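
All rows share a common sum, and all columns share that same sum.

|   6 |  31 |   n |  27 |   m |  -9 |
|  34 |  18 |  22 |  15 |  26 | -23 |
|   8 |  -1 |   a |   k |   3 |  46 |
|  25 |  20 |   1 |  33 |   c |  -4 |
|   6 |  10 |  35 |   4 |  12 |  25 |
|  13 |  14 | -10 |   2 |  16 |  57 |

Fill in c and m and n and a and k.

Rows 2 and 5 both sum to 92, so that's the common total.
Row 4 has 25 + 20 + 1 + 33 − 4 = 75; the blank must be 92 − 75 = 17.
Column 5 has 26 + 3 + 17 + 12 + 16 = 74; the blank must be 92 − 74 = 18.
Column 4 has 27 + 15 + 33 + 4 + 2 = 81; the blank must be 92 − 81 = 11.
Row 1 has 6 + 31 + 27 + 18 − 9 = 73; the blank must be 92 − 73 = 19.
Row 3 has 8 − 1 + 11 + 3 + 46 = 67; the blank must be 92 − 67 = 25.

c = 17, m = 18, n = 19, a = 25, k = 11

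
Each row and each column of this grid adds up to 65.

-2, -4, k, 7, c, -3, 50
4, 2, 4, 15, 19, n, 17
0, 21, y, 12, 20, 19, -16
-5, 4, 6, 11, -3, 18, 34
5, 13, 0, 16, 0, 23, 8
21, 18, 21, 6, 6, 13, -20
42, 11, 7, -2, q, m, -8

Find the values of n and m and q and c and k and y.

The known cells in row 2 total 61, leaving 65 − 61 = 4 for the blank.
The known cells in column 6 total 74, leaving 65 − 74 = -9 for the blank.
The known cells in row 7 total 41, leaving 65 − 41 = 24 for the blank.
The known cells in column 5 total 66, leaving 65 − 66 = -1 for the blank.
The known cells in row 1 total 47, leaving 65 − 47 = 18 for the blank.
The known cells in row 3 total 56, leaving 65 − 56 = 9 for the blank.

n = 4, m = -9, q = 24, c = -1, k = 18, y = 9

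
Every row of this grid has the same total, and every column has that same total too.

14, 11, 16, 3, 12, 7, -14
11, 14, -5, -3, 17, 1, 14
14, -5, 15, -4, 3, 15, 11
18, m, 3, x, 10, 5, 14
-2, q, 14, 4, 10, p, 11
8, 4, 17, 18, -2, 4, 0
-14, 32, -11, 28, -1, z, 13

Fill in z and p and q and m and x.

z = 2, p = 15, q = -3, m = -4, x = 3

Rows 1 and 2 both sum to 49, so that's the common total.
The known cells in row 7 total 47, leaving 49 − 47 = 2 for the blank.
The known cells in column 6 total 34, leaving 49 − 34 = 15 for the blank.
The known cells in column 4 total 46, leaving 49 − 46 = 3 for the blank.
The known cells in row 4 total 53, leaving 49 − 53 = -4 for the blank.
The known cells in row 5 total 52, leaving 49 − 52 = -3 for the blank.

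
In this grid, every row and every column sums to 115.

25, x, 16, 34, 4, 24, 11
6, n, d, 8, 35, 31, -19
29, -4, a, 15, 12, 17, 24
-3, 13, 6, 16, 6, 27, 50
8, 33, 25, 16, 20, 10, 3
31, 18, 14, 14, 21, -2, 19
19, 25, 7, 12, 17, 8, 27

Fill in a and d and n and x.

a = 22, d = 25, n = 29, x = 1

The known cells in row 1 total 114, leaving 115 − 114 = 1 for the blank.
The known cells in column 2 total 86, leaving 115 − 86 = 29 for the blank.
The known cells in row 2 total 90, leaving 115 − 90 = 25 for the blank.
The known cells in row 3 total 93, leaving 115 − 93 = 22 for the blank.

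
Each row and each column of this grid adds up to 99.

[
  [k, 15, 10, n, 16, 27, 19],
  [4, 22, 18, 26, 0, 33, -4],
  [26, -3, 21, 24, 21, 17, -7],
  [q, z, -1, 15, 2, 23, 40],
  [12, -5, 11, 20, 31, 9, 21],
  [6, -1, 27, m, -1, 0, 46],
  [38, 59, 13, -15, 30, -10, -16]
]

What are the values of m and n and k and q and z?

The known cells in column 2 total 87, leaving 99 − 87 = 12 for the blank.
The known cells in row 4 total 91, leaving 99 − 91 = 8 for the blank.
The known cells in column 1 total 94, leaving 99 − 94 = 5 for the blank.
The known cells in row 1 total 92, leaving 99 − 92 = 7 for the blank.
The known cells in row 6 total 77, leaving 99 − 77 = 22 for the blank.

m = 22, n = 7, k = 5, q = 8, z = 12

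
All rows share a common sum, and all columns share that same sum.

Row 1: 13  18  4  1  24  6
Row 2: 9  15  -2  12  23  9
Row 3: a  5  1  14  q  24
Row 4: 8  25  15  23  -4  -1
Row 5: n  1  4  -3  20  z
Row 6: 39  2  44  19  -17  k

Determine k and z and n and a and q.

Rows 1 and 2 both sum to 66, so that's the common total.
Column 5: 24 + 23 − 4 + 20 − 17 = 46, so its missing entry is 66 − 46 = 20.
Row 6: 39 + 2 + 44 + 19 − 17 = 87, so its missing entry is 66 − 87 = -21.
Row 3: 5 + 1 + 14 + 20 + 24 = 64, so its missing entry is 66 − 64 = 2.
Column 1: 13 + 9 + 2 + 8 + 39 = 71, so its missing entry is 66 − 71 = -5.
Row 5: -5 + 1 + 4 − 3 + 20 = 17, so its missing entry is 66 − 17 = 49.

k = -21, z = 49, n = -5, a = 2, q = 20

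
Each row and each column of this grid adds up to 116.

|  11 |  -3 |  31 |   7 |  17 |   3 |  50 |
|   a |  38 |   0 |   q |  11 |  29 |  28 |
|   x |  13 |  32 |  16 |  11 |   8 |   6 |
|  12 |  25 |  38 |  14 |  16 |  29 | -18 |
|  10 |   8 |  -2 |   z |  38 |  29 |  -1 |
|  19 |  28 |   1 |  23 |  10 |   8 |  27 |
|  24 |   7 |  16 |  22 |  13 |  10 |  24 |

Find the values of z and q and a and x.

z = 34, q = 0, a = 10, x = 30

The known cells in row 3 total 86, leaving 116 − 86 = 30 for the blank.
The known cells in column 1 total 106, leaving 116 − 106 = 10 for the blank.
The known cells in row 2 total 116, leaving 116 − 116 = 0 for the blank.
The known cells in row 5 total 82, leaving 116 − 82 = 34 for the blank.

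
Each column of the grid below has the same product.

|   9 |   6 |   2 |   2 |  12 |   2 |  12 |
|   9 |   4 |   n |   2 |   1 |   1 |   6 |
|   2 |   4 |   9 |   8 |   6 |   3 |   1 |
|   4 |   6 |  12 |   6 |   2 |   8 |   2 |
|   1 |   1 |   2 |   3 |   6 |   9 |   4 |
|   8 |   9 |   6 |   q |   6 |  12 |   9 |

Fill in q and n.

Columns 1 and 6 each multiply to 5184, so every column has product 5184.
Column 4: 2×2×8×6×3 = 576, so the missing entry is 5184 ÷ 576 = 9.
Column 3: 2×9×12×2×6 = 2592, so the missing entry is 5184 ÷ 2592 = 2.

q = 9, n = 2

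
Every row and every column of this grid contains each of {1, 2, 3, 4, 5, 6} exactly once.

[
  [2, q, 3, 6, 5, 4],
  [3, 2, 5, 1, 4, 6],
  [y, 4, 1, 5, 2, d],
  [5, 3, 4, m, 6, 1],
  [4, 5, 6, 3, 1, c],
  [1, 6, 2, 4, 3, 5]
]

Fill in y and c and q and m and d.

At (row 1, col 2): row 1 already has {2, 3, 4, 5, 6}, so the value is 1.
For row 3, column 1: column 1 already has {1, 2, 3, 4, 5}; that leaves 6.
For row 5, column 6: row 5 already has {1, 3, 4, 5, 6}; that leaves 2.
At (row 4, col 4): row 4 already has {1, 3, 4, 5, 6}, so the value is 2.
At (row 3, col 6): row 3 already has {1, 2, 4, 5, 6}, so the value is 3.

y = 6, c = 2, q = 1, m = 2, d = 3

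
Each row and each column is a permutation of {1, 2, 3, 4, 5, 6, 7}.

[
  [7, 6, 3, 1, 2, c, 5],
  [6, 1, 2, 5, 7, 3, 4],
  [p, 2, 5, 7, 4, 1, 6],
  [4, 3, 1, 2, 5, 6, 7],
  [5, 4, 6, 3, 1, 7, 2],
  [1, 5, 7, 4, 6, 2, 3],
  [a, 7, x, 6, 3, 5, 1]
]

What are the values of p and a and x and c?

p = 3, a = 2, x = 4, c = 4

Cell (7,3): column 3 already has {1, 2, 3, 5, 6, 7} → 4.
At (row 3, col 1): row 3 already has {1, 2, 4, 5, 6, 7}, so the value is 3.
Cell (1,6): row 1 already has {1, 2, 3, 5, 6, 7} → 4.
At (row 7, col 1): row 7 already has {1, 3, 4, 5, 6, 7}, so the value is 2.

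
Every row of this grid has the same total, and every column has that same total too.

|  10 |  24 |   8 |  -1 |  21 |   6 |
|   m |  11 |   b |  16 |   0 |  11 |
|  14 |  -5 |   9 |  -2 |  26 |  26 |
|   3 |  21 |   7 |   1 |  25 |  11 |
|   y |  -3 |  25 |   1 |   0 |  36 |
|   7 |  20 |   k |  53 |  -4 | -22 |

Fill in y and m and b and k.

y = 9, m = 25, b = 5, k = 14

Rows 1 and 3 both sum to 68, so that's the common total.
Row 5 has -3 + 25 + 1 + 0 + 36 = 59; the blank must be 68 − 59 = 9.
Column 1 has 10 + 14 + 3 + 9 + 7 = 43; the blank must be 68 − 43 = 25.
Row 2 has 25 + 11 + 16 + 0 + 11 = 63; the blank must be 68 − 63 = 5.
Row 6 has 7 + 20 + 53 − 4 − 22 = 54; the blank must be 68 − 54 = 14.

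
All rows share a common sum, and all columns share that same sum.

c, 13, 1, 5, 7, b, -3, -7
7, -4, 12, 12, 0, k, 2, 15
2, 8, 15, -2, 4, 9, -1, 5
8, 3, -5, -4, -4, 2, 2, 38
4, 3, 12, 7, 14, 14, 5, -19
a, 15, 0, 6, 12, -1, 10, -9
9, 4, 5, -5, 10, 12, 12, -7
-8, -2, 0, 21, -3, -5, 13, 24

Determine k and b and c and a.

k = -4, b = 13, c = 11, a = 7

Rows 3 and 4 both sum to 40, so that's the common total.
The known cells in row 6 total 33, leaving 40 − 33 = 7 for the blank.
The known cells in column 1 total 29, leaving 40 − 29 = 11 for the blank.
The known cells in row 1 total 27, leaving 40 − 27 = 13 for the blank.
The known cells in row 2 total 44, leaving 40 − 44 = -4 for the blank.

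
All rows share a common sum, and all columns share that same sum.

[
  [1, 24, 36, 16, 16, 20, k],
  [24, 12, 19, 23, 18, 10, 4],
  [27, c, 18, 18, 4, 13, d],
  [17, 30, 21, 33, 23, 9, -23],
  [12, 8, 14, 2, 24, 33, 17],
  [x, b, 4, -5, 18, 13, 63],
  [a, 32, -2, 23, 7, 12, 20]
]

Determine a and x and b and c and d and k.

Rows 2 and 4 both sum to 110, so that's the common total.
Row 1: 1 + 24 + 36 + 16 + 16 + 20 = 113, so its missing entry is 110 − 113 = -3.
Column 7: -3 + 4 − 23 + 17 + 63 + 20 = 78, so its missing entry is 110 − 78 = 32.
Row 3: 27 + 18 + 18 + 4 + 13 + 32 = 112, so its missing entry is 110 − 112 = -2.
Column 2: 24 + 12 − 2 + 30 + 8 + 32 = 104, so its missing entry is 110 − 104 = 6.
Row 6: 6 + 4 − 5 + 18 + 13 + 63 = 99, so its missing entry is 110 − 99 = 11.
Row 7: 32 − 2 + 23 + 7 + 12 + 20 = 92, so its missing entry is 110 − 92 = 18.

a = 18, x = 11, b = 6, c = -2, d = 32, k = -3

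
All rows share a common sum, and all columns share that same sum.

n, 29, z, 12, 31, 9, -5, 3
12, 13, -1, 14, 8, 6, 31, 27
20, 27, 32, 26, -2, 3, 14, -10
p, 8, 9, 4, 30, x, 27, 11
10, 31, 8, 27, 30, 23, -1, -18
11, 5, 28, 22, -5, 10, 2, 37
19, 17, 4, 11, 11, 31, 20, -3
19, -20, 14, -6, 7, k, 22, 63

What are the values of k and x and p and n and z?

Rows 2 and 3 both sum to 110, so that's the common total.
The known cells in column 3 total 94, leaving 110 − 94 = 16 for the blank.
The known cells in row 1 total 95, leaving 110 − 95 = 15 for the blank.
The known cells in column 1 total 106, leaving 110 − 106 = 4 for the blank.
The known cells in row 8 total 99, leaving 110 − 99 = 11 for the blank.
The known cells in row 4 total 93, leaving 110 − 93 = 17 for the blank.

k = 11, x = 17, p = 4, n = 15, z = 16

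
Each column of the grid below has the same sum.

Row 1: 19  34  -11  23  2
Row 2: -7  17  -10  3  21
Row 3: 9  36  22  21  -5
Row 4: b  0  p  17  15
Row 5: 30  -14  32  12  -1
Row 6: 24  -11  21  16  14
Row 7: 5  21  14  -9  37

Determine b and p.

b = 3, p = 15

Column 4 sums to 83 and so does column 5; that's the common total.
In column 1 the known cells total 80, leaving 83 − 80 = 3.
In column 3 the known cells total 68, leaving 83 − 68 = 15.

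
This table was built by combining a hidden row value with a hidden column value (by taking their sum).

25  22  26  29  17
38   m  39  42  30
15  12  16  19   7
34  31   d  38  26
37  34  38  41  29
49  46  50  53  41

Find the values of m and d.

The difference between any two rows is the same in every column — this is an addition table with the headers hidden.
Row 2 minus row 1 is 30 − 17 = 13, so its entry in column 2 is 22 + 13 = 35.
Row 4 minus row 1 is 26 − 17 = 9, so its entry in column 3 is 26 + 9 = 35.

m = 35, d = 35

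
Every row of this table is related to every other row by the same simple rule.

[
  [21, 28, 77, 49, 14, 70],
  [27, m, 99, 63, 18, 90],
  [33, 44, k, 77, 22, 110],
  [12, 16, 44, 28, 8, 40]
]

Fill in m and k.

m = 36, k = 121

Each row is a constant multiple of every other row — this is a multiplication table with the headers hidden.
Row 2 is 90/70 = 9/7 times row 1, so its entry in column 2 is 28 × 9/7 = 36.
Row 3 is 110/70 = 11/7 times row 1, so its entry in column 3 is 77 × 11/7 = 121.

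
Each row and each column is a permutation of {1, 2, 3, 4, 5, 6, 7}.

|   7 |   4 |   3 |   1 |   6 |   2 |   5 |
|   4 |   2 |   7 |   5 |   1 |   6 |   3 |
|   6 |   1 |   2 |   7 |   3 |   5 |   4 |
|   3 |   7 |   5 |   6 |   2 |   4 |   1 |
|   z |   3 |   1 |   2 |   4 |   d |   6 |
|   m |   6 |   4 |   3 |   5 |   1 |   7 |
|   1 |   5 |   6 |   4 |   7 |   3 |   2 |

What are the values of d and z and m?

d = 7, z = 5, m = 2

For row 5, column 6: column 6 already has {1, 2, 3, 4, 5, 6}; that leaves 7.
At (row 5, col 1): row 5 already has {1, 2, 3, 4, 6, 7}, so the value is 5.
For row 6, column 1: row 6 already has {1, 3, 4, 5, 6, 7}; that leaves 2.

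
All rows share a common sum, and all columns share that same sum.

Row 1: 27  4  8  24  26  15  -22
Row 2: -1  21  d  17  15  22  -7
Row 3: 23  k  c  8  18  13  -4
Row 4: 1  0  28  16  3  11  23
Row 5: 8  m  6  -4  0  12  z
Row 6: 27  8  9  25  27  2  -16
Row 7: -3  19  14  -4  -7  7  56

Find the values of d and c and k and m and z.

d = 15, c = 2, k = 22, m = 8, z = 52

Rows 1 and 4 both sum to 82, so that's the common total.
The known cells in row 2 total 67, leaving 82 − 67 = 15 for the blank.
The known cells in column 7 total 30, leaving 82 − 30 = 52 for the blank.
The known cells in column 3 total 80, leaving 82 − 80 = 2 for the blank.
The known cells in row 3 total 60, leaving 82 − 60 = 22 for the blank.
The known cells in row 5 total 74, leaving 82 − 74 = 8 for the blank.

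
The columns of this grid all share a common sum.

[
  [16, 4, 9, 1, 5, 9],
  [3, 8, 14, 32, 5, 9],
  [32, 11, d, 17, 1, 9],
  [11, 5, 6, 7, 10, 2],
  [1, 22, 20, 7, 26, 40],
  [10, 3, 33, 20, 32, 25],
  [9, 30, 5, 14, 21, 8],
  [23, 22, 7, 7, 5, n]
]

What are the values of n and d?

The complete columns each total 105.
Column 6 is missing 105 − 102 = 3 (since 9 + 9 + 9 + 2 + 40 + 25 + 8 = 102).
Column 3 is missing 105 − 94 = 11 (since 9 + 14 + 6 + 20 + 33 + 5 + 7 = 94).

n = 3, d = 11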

□ □ □ □ □

▶ What is being asked:
Wherever the string "below" occurs in the listing, return the line it sits on.

▶ Problem solution:
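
Each column of the grid below has the same product.
Each column of the grid below has the same sum.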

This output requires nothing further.